[Source material]

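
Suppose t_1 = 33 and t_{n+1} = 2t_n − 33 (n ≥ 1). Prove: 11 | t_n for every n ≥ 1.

Base case: t_1 = 33 = 11·3, so 11 | t_1.
Assume 11 | t_m, so t_m = 11s for some integer s.
Then t_{m+1} = 2t_m − 33 = 2·(11s) − 33 = 11(2s − 3), so 11 | t_{m+1}.
By induction, 11 | t_n for all n ≥ 1.

11 | t_n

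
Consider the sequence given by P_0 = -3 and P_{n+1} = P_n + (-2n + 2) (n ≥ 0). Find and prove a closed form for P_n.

Claim: P_n = -n^2 + 3n − 3.

Base case: P_0 = -3, and -0^2 + 3·0 − 3 = -3.
Assume P_m = -m^2 + 3m − 3.
Then P_{m+1} = P_m + (-2m + 2) = (-m^2 + 3m − 3) + (-2m + 2) = -m^2 + m − 1,
and -(m+1)^2 + 3·(m+1) − 3 = -m^2 + m − 1.
Hence P_n = -n^2 + 3n − 3 for every n ≥ 0, by induction.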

[What to do]
Recopy the entries above in their entirety, exactly.

[Solved exercise]
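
Suppose t_1 = 33 and t_{n+1} = 2t_n − 33 (n ≥ 1). Prove: 11 | t_n for every n ≥ 1.

Base case: t_1 = 33 = 11·3, so 11 | t_1.
Assume 11 | t_m, so t_m = 11s for some integer s.
Then t_{m+1} = 2t_m − 33 = 2·(11s) − 33 = 11(2s − 3), so 11 | t_{m+1}.
By induction, 11 | t_n for all n ≥ 1.

11 | t_n

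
Consider the sequence given by P_0 = -3 and P_{n+1} = P_n + (-2n + 2) (n ≥ 0). Find and prove a closed form for P_n.

Claim: P_n = -n^2 + 3n − 3.

Base case: P_0 = -3, and -0^2 + 3·0 − 3 = -3.
Assume P_m = -m^2 + 3m − 3.
Then P_{m+1} = P_m + (-2m + 2) = (-m^2 + 3m − 3) + (-2m + 2) = -m^2 + m − 1,
and -(m+1)^2 + 3·(m+1) − 3 = -m^2 + m − 1.
Hence P_n = -n^2 + 3n − 3 for every n ≥ 0, by induction.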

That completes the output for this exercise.